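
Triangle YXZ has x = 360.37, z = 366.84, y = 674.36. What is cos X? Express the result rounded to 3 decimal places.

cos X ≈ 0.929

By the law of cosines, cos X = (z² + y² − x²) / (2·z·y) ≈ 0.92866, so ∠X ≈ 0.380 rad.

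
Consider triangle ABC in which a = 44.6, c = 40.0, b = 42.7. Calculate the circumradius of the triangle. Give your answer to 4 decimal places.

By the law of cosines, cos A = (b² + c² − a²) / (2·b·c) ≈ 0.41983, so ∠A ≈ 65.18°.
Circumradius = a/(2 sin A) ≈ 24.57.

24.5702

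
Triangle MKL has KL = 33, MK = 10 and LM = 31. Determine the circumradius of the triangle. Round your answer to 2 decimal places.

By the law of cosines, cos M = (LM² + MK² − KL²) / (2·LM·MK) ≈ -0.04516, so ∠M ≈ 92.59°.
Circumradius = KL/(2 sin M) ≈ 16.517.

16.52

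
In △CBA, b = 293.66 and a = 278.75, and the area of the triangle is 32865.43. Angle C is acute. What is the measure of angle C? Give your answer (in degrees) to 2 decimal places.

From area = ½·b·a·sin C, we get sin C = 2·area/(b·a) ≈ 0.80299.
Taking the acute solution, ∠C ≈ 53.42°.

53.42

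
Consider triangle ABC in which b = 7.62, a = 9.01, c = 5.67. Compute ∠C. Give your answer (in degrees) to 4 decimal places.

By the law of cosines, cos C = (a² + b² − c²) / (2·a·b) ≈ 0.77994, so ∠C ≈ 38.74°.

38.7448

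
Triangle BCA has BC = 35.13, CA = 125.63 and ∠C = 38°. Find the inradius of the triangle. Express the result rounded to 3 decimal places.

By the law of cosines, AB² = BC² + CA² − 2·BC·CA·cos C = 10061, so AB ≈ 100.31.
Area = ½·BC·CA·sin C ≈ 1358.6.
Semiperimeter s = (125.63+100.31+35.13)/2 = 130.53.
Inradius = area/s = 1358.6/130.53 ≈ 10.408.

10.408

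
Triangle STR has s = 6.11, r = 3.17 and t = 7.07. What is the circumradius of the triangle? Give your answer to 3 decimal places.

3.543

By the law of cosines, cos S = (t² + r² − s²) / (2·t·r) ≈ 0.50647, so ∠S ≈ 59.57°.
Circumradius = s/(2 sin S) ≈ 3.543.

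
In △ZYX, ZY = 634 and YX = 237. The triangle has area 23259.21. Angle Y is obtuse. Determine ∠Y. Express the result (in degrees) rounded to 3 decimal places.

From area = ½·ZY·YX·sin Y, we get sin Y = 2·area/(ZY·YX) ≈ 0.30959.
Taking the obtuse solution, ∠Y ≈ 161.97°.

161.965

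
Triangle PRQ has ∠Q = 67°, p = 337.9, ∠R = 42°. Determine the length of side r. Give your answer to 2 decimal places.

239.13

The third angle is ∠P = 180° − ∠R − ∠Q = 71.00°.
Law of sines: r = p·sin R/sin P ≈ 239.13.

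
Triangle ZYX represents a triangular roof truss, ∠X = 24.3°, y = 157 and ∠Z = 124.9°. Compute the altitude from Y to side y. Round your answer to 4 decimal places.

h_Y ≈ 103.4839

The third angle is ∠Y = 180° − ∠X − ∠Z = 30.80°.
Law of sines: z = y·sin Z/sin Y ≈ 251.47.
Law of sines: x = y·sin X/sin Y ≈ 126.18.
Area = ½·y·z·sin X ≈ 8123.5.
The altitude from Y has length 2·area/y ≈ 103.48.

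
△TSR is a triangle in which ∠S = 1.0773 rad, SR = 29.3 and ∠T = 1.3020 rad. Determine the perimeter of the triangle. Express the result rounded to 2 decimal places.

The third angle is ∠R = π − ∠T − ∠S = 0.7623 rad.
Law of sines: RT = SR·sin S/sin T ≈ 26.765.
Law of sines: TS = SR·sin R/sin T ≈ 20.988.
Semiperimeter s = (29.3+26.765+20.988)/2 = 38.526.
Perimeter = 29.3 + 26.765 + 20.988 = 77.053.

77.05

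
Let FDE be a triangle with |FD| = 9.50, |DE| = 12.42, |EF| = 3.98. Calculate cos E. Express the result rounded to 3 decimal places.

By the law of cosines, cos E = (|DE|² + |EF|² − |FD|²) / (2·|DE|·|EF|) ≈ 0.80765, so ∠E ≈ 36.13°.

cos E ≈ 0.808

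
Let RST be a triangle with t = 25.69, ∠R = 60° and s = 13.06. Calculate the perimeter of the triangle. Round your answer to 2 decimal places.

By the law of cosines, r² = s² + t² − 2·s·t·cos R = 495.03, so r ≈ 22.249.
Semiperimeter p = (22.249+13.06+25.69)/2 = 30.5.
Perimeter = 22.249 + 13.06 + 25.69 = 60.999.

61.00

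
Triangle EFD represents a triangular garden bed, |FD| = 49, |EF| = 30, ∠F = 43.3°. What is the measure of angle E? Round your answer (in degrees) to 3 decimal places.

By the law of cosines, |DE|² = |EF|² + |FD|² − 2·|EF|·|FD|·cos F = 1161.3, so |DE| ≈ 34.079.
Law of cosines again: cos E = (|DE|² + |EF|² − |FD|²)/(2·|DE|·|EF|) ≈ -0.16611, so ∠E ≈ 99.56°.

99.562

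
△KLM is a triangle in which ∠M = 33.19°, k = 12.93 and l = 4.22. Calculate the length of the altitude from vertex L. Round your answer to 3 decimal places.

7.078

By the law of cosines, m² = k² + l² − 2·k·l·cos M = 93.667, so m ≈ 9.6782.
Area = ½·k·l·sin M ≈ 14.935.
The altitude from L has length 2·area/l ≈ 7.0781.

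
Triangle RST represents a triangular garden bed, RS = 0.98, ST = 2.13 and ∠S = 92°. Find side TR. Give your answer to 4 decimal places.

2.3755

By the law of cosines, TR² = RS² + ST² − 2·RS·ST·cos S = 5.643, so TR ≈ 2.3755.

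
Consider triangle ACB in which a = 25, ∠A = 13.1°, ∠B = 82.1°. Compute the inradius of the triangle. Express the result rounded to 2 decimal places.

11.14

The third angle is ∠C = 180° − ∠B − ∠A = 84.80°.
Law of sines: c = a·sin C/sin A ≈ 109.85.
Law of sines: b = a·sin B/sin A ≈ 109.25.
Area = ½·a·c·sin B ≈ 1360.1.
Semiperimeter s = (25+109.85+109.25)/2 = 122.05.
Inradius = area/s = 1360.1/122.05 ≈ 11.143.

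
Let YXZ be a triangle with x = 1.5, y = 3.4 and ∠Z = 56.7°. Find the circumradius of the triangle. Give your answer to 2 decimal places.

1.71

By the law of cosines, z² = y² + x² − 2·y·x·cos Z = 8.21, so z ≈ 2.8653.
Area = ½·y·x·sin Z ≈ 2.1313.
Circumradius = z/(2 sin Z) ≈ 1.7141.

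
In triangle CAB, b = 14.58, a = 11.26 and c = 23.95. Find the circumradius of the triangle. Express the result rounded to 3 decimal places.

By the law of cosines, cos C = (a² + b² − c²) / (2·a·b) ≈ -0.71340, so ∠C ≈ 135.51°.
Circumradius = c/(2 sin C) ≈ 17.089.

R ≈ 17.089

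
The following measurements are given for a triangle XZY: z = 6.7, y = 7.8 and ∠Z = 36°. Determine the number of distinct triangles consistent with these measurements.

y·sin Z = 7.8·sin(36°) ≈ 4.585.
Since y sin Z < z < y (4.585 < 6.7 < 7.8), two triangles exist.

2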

Task goal
Would you repeat each of the lines above exactly?

Task response
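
Triangle YXZ has x = 360.37, z = 366.84, y = 674.36. What is cos X? Express the result rounded to 3 decimal places.

cos X ≈ 0.929

By the law of cosines, cos X = (z² + y² − x²) / (2·z·y) ≈ 0.92866, so ∠X ≈ 0.380 rad.

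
Consider triangle ABC in which a = 44.6, c = 40.0, b = 42.7. Calculate the circumradius of the triangle. Give your answer to 4 decimal places.

By the law of cosines, cos A = (b² + c² − a²) / (2·b·c) ≈ 0.41983, so ∠A ≈ 65.18°.
Circumradius = a/(2 sin A) ≈ 24.57.

24.5702

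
Triangle MKL has KL = 33, MK = 10 and LM = 31. Determine the circumradius of the triangle. Round your answer to 2 decimal places.

By the law of cosines, cos M = (LM² + MK² − KL²) / (2·LM·MK) ≈ -0.04516, so ∠M ≈ 92.59°.
Circumradius = KL/(2 sin M) ≈ 16.517.

16.52

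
In △CBA, b = 293.66 and a = 278.75, and the area of the triangle is 32865.43. Angle C is acute. What is the measure of angle C? Give your answer (in degrees) to 2 decimal places.

From area = ½·b·a·sin C, we get sin C = 2·area/(b·a) ≈ 0.80299.
Taking the acute solution, ∠C ≈ 53.42°.

53.42

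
Consider triangle ABC in which b = 7.62, a = 9.01, c = 5.67. Compute ∠C. Give your answer (in degrees) to 4 decimal places.

By the law of cosines, cos C = (a² + b² − c²) / (2·a·b) ≈ 0.77994, so ∠C ≈ 38.74°.

38.7448

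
Triangle BCA has BC = 35.13, CA = 125.63 and ∠C = 38°. Find the inradius of the triangle. Express the result rounded to 3 decimal places.

By the law of cosines, AB² = BC² + CA² − 2·BC·CA·cos C = 10061, so AB ≈ 100.31.
Area = ½·BC·CA·sin C ≈ 1358.6.
Semiperimeter s = (125.63+100.31+35.13)/2 = 130.53.
Inradius = area/s = 1358.6/130.53 ≈ 10.408.

10.408

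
Triangle STR has s = 6.11, r = 3.17 and t = 7.07. What is the circumradius of the triangle? Give your answer to 3 decimal places.

3.543

By the law of cosines, cos S = (t² + r² − s²) / (2·t·r) ≈ 0.50647, so ∠S ≈ 59.57°.
Circumradius = s/(2 sin S) ≈ 3.543.

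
In △ZYX, ZY = 634 and YX = 237. The triangle has area 23259.21. Angle Y is obtuse. Determine ∠Y. Express the result (in degrees) rounded to 3 decimal places.

From area = ½·ZY·YX·sin Y, we get sin Y = 2·area/(ZY·YX) ≈ 0.30959.
Taking the obtuse solution, ∠Y ≈ 161.97°.

161.965

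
Triangle PRQ has ∠Q = 67°, p = 337.9, ∠R = 42°. Determine the length of side r. Give your answer to 2 decimal places.

239.13

The third angle is ∠P = 180° − ∠R − ∠Q = 71.00°.
Law of sines: r = p·sin R/sin P ≈ 239.13.

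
Triangle ZYX represents a triangular roof truss, ∠X = 24.3°, y = 157 and ∠Z = 124.9°. Compute the altitude from Y to side y. Round your answer to 4 decimal places.

h_Y ≈ 103.4839

The third angle is ∠Y = 180° − ∠X − ∠Z = 30.80°.
Law of sines: z = y·sin Z/sin Y ≈ 251.47.
Law of sines: x = y·sin X/sin Y ≈ 126.18.
Area = ½·y·z·sin X ≈ 8123.5.
The altitude from Y has length 2·area/y ≈ 103.48.

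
△TSR is a triangle in which ∠S = 1.0773 rad, SR = 29.3 and ∠T = 1.3020 rad. Determine the perimeter of the triangle. Express the result rounded to 2 decimal places.

The third angle is ∠R = π − ∠T − ∠S = 0.7623 rad.
Law of sines: RT = SR·sin S/sin T ≈ 26.765.
Law of sines: TS = SR·sin R/sin T ≈ 20.988.
Semiperimeter s = (29.3+26.765+20.988)/2 = 38.526.
Perimeter = 29.3 + 26.765 + 20.988 = 77.053.

77.05

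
Let FDE be a triangle with |FD| = 9.50, |DE| = 12.42, |EF| = 3.98. Calculate cos E. Express the result rounded to 3 decimal places.

By the law of cosines, cos E = (|DE|² + |EF|² − |FD|²) / (2·|DE|·|EF|) ≈ 0.80765, so ∠E ≈ 36.13°.

cos E ≈ 0.808

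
Let RST be a triangle with t = 25.69, ∠R = 60° and s = 13.06. Calculate the perimeter of the triangle. Round your answer to 2 decimal places.

By the law of cosines, r² = s² + t² − 2·s·t·cos R = 495.03, so r ≈ 22.249.
Semiperimeter p = (22.249+13.06+25.69)/2 = 30.5.
Perimeter = 22.249 + 13.06 + 25.69 = 60.999.

61.00

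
Triangle EFD represents a triangular garden bed, |FD| = 49, |EF| = 30, ∠F = 43.3°. What is the measure of angle E? Round your answer (in degrees) to 3 decimal places.

By the law of cosines, |DE|² = |EF|² + |FD|² − 2·|EF|·|FD|·cos F = 1161.3, so |DE| ≈ 34.079.
Law of cosines again: cos E = (|DE|² + |EF|² − |FD|²)/(2·|DE|·|EF|) ≈ -0.16611, so ∠E ≈ 99.56°.

99.562

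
△KLM is a triangle in which ∠M = 33.19°, k = 12.93 and l = 4.22. Calculate the length of the altitude from vertex L. Round your answer to 3 decimal places.

7.078

By the law of cosines, m² = k² + l² − 2·k·l·cos M = 93.667, so m ≈ 9.6782.
Area = ½·k·l·sin M ≈ 14.935.
The altitude from L has length 2·area/l ≈ 7.0781.

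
Triangle RST represents a triangular garden bed, RS = 0.98, ST = 2.13 and ∠S = 92°. Find side TR. Give your answer to 4 decimal places.

2.3755

By the law of cosines, TR² = RS² + ST² − 2·RS·ST·cos S = 5.643, so TR ≈ 2.3755.

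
Consider triangle ACB in which a = 25, ∠A = 13.1°, ∠B = 82.1°. Compute the inradius of the triangle. Express the result rounded to 2 decimal places.

11.14

The third angle is ∠C = 180° − ∠B − ∠A = 84.80°.
Law of sines: c = a·sin C/sin A ≈ 109.85.
Law of sines: b = a·sin B/sin A ≈ 109.25.
Area = ½·a·c·sin B ≈ 1360.1.
Semiperimeter s = (25+109.85+109.25)/2 = 122.05.
Inradius = area/s = 1360.1/122.05 ≈ 11.143.

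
Let YXZ be a triangle with x = 1.5, y = 3.4 and ∠Z = 56.7°. Find the circumradius of the triangle. Give your answer to 2 decimal places.

1.71

By the law of cosines, z² = y² + x² − 2·y·x·cos Z = 8.21, so z ≈ 2.8653.
Area = ½·y·x·sin Z ≈ 2.1313.
Circumradius = z/(2 sin Z) ≈ 1.7141.

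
In triangle CAB, b = 14.58, a = 11.26 and c = 23.95. Find the circumradius of the triangle. Express the result rounded to 3 decimal places.

By the law of cosines, cos C = (a² + b² − c²) / (2·a·b) ≈ -0.71340, so ∠C ≈ 135.51°.
Circumradius = c/(2 sin C) ≈ 17.089.

R ≈ 17.089

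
The following measurements are given for a triangle XZY: z = 6.7, y = 7.8 and ∠Z = 36°. Determine the number of distinct triangles consistent with these measurements.

y·sin Z = 7.8·sin(36°) ≈ 4.585.
Since y sin Z < z < y (4.585 < 6.7 < 7.8), two triangles exist.

2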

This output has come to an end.